==== The data ====

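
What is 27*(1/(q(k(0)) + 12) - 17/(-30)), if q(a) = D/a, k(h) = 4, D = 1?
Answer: 8577/490 ≈ 17.504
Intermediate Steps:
q(a) = 1/a
27*(1/(q(k(0)) + 12) - 17/(-30)) = 27*(1/(1/4 + 12) - 17/(-30)) = 27*(1/(¼ + 12) - 17*(-1/30)) = 27*(1/(49/4) + 17/30) = 27*(4/49 + 17/30) = 27*(953/1470) = 8577/490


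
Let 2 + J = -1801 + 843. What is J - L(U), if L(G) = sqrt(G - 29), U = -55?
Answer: -960 - 2*I*sqrt(21) ≈ -960.0 - 9.1651*I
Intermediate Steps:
J = -960 (J = -2 + (-1801 + 843) = -2 - 958 = -960)
L(G) = sqrt(-29 + G)
J - L(U) = -960 - sqrt(-29 - 55) = -960 - sqrt(-84) = -960 - 2*I*sqrt(21)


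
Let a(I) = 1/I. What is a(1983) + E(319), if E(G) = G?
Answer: 632578/1983 ≈ 319.00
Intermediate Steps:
a(1983) + E(319) = 1/1983 + 319 = 632578/1983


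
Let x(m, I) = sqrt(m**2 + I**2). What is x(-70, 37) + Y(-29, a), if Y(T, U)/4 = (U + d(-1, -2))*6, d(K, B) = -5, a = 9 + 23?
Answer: 648 + sqrt(6269) ≈ 727.18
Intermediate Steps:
a = 32
Y(T, U) = -120 + 24*U (Y(T, U) = 4*((U - 5)*6) = 4*((-5 + U)*6) = 4*(-30 + 6*U) = -120 + 24*U)
x(m, I) = sqrt(I**2 + m**2)
x(-70, 37) + Y(-29, a) = sqrt(37**2 + (-70)**2) + (-120 + 24*32) = sqrt(1369 + 4900) + (-120 + 768) = sqrt(6269) + 648 = 648 + sqrt(6269)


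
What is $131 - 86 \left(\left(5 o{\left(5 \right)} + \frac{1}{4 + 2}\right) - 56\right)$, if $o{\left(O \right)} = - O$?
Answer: $\frac{21248}{3} \approx 7082.7$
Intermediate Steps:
$131 - 86 \left(\left(5 o{\left(5 \right)} + \frac{1}{4 + 2}\right) - 56\right) = 131 - 86 \left(\left(5 \left(\left(-1\right) 5\right) + \frac{1}{4 + 2}\right) - 56\right) = 131 - 86 \left(\left(5 \left(-5\right) + \frac{1}{6}\right) - 56\right) = 131 - 86 \left(\left(-25 + \frac{1}{6}\right) - 56\right) = 131 - 86 \left(- \frac{149}{6} - 56\right) = 131 - - \frac{20855}{3} = 131 + \frac{20855}{3} = \frac{21248}{3}$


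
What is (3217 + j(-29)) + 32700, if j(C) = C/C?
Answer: 35918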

====

> Exercise brief
Whenever the string "What" shows up in a line of the entries, copy that line.

> Task result
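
What is 27*(1/(q(k(0)) + 12) - 17/(-30)), if q(a) = D/a, k(h) = 4, D = 1?
Let 2 + J = -1801 + 843. What is J - L(U), if L(G) = sqrt(G - 29), U = -55?
Let a(I) = 1/I. What is a(1983) + E(319), if E(G) = G?
Let x(m, I) = sqrt(m**2 + I**2). What is x(-70, 37) + Y(-29, a), if Y(T, U)/4 = (U + d(-1, -2))*6, d(K, B) = -5, a = 9 + 23?
What is $131 - 86 \left(\left(5 o{\left(5 \right)} + \frac{1}{4 + 2}\right) - 56\right)$, if $o{\left(O \right)} = - O$?
What is (3217 + j(-29)) + 32700, if j(C) = C/C?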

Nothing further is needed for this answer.